[Records contained in a dataset]
++++
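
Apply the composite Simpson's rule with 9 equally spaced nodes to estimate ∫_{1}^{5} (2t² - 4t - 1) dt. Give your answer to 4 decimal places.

30.6667

h = (5 − 1)/8 = 0.5.
Nodes t₀,…,t₈ = 1, 1.5, 2, 2.5, 3, 3.5, 4, 4.5, 5.
f(t) = 2t² - 4t - 1: f₀=-3, f₁=-2.5, f₂=-1, f₃=1.5, f₄=5, f₅=9.5, f₆=15, f₇=21.5, f₈=29.
(h/3)·[f₀ + 4f₁ + 2f₂ + 4f₃ + 2f₄ + 4f₅ + 2f₆ + 4f₇ + f₈] = 0.166667·(184) = 30.6667.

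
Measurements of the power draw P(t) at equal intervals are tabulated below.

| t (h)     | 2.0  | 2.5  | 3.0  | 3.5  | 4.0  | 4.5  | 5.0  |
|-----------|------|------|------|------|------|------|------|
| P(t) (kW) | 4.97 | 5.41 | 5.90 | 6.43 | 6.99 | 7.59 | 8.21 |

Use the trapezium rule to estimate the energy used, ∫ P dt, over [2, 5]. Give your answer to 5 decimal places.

19.45500

h = 0.5, n = 6.
(h/2)·[y₀ + 2y₁ + 2y₂ + 2y₃ + 2y₄ + 2y₅ + y₆] = 0.25·(77.82) = 19.45500.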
++++
[DIRECTIONS]
Each record is to be repeated word for word, with none skipped.

[EXERCISE SOLUTION]
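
Apply the composite Simpson's rule with 9 equally spaced nodes to estimate ∫_{1}^{5} (2t² - 4t - 1) dt. Give your answer to 4 decimal places.

30.6667

h = (5 − 1)/8 = 0.5.
Nodes t₀,…,t₈ = 1, 1.5, 2, 2.5, 3, 3.5, 4, 4.5, 5.
f(t) = 2t² - 4t - 1: f₀=-3, f₁=-2.5, f₂=-1, f₃=1.5, f₄=5, f₅=9.5, f₆=15, f₇=21.5, f₈=29.
(h/3)·[f₀ + 4f₁ + 2f₂ + 4f₃ + 2f₄ + 4f₅ + 2f₆ + 4f₇ + f₈] = 0.166667·(184) = 30.6667.

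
Measurements of the power draw P(t) at equal intervals are tabulated below.

| t (h)     | 2.0  | 2.5  | 3.0  | 3.5  | 4.0  | 4.5  | 5.0  |
|-----------|------|------|------|------|------|------|------|
| P(t) (kW) | 4.97 | 5.41 | 5.90 | 6.43 | 6.99 | 7.59 | 8.21 |

Use the trapezium rule to estimate the energy used, ∫ P dt, over [2, 5]. Give your answer to 5 decimal places.

19.45500

h = 0.5, n = 6.
(h/2)·[y₀ + 2y₁ + 2y₂ + 2y₃ + 2y₄ + 2y₅ + y₆] = 0.25·(77.82) = 19.45500.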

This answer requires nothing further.